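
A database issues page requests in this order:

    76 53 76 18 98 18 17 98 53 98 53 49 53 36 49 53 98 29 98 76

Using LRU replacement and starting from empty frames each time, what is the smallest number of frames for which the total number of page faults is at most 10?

4

f=1: 20 faults
f=2: 14 faults
f=3: 11 faults
f=4: 10 faults
f=5: 9 faults
f=6: 9 faults
f=7: 9 faults
f=8: 8 faults
Smallest f with faults ≤ 10 is 4.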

....................

> INSTRUCTIONS FOR THE TASK
Copy out the material exactly, omitting nothing.

> TASK RESULT
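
A database issues page requests in this order:

    76 53 76 18 98 18 17 98 53 98 53 49 53 36 49 53 98 29 98 76

Using LRU replacement and starting from empty frames each time, what is the smallest number of frames for which the total number of page faults is at most 10?

4

f=1: 20 faults
f=2: 14 faults
f=3: 11 faults
f=4: 10 faults
f=5: 9 faults
f=6: 9 faults
f=7: 9 faults
f=8: 8 faults
Smallest f with faults ≤ 10 is 4.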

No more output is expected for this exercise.